What to produce
Your task is to return the line containing "An object measuring" and each line after it through the end of the entries, exactly, with no other lines.

[Information shown]

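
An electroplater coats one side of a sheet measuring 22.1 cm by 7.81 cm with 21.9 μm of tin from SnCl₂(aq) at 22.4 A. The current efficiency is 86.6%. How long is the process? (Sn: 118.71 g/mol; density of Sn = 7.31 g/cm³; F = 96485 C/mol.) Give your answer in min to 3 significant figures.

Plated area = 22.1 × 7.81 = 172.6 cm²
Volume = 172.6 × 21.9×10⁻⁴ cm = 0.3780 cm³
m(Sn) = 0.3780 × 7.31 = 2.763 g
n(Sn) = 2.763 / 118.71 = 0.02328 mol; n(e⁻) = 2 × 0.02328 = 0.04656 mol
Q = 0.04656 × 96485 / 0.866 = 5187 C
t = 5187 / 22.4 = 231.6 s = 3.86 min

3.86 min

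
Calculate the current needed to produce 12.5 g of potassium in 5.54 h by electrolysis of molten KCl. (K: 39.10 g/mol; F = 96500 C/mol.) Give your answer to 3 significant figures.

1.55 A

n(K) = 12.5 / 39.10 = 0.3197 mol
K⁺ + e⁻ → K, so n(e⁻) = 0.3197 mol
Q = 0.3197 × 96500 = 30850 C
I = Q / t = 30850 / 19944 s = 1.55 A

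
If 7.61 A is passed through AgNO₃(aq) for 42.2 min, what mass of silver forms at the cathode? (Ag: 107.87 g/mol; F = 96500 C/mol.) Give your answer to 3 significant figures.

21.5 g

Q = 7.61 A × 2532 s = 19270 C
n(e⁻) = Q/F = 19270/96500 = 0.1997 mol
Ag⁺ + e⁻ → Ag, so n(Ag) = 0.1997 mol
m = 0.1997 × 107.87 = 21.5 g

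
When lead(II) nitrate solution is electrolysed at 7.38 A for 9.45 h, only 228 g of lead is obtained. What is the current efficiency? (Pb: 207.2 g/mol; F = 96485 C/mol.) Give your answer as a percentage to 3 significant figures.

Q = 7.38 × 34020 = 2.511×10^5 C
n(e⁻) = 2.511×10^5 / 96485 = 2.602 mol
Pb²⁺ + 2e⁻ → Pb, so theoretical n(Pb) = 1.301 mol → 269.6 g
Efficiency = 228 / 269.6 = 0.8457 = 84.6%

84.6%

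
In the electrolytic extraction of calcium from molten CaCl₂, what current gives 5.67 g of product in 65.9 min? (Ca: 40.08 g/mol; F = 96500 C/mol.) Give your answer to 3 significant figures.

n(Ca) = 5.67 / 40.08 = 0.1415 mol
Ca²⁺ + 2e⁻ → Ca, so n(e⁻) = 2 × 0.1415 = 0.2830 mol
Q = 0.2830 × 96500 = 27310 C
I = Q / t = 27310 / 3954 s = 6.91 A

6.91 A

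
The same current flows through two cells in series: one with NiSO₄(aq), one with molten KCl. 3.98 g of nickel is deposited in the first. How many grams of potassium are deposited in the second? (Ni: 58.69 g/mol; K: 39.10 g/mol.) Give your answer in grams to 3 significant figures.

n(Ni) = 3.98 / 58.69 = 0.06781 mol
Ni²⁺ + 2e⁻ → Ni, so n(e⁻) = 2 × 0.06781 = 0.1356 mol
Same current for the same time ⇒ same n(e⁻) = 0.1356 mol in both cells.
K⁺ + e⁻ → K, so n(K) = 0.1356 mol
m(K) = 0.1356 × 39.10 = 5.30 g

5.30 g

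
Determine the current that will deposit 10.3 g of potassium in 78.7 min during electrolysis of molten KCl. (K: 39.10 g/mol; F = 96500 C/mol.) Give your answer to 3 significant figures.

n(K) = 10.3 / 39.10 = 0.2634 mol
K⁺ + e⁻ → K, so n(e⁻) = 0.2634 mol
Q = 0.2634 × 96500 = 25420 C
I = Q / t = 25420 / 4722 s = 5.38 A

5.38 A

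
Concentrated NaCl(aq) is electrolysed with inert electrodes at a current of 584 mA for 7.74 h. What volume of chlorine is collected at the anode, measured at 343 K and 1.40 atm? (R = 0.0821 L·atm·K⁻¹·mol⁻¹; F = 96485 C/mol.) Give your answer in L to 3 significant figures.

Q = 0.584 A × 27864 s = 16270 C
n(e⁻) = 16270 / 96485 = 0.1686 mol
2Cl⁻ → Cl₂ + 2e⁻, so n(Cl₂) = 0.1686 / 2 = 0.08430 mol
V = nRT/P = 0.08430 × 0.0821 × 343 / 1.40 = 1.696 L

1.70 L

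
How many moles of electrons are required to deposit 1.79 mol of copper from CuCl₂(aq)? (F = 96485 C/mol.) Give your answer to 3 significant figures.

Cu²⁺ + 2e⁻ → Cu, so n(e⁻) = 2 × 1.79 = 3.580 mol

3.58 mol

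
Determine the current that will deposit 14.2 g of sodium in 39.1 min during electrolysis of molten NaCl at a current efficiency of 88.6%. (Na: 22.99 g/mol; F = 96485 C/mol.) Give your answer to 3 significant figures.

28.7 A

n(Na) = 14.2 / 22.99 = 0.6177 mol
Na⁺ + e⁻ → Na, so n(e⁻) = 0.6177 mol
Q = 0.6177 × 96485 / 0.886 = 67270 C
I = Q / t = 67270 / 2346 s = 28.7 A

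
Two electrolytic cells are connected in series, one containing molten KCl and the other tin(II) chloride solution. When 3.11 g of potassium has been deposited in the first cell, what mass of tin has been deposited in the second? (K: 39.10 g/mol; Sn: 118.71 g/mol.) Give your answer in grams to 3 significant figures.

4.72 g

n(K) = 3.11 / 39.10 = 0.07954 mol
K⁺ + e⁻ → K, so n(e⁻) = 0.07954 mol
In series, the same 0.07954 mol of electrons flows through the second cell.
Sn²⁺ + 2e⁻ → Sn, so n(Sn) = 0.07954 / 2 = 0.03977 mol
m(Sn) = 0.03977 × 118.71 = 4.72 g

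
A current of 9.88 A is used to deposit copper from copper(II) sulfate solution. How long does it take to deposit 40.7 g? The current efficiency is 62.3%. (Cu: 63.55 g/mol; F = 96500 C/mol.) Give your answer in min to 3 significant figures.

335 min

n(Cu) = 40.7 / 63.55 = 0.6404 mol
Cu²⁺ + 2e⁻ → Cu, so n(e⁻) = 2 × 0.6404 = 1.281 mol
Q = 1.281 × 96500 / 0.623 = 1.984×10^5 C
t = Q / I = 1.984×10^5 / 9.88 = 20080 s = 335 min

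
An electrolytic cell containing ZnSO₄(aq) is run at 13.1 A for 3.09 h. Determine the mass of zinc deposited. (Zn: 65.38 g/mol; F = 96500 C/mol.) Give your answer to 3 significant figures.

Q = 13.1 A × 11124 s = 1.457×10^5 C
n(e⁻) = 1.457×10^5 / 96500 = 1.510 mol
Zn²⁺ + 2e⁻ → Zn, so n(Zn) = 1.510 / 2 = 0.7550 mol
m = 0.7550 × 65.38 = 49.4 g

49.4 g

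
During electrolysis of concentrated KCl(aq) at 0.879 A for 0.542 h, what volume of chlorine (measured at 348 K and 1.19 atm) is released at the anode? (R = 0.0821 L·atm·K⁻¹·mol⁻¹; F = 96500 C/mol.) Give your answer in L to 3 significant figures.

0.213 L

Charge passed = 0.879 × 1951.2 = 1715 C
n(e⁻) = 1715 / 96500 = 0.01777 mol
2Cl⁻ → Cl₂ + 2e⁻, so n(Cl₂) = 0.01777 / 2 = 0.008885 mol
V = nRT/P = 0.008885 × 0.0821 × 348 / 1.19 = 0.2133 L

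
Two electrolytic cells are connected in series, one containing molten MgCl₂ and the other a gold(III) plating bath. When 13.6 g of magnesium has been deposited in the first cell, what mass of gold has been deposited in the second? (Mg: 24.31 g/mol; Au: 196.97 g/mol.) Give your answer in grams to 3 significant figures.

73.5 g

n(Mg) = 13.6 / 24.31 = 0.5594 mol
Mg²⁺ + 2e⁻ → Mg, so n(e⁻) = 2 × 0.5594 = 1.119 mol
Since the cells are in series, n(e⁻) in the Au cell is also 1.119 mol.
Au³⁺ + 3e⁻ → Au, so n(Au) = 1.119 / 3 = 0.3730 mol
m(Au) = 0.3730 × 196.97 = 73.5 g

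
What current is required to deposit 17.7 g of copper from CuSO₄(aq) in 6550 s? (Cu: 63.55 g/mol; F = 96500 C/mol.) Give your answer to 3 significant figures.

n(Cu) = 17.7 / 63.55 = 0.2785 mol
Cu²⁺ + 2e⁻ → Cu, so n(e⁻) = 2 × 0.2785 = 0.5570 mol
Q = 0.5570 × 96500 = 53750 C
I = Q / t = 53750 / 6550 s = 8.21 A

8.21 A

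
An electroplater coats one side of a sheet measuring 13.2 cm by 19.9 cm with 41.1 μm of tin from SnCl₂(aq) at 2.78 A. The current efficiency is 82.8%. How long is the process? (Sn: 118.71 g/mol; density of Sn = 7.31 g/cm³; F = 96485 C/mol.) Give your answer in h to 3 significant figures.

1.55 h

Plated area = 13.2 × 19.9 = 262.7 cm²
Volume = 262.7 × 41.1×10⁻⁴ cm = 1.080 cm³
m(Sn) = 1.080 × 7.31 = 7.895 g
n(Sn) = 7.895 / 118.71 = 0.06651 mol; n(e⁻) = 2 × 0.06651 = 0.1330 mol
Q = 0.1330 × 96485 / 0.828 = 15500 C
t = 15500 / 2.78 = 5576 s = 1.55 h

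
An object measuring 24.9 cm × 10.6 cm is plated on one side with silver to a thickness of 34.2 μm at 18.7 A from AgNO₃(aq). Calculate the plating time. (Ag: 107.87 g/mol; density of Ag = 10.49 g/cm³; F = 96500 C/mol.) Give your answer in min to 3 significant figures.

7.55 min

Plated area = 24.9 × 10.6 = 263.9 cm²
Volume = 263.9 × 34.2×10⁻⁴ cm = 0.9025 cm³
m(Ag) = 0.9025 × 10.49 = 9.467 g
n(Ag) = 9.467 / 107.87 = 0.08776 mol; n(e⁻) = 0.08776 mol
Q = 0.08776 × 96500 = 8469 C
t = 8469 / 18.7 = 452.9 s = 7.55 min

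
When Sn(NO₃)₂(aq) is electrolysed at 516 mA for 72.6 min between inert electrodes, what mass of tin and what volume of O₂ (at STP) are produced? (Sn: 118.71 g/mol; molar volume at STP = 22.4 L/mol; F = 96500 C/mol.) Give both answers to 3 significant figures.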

[/Information shown]

Task solution
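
An object measuring 24.9 cm × 10.6 cm is plated on one side with silver to a thickness of 34.2 μm at 18.7 A from AgNO₃(aq). Calculate the plating time. (Ag: 107.87 g/mol; density of Ag = 10.49 g/cm³; F = 96500 C/mol.) Give your answer in min to 3 significant figures.

7.55 min

Plated area = 24.9 × 10.6 = 263.9 cm²
Volume = 263.9 × 34.2×10⁻⁴ cm = 0.9025 cm³
m(Ag) = 0.9025 × 10.49 = 9.467 g
n(Ag) = 9.467 / 107.87 = 0.08776 mol; n(e⁻) = 0.08776 mol
Q = 0.08776 × 96500 = 8469 C
t = 8469 / 18.7 = 452.9 s = 7.55 min

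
When Sn(NO₃)₂(aq) is electrolysed at 516 mA for 72.6 min between inert electrodes, what mass of tin and what volume of O₂ (at STP) are produced? (Sn: 118.71 g/mol; molar volume at STP = 22.4 L/mol; F = 96500 C/mol.) Give both answers to 3 significant figures.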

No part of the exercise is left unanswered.